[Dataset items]
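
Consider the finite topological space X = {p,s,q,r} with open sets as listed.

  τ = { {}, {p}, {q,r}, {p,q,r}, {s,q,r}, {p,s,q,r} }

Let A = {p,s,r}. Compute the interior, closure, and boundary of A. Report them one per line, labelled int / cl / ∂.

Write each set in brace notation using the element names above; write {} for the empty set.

opens ⊆ A: {}, {p}; union → int = {p}
complement {q}; its interior {}; cl(A) = X∖{} = {p,s,q,r}
boundary = {p,s,q,r} ∖ {p} = {s,q,r}

int(A) = {p}
cl(A)  = {p,s,q,r}
∂A     = {s,q,r}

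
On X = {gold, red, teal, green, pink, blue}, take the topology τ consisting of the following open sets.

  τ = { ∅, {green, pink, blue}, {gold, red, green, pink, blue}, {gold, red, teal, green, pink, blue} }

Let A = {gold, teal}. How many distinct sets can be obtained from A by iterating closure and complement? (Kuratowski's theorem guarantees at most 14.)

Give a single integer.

cl via duality: int({red, green, pink, blue}) = {green, pink, blue}, so X∖{green, pink, blue} = {gold, red, teal}
Write k for closure, c for complement:
  1. A     = {gold, teal}
  2. kA    = {gold, red, teal}
  3. cA    = {red, green, pink, blue}
  4. ckA   = {green, pink, blue}
  5. kcA   = {gold, red, teal, green, pink, blue}
  6. ckcA  = ∅
applying k or c yields no new set

6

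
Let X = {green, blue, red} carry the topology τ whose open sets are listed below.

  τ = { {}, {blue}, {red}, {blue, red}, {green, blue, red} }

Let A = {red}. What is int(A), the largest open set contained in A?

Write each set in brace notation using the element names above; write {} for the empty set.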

TASK GOAL:
From the line that contains "are listed below." to the last line of the data, write out each line exactly and add nothing.

RESPONSE FOR THIS EXERCISE:
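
Let X = {green, blue, red} carry the topology τ whose open sets are listed below.

  τ = { {}, {blue}, {red}, {blue, red}, {green, blue, red} }

Let A = {red}. What is int(A), the largest open set contained in A?

Write each set in brace notation using the element names above; write {} for the empty set.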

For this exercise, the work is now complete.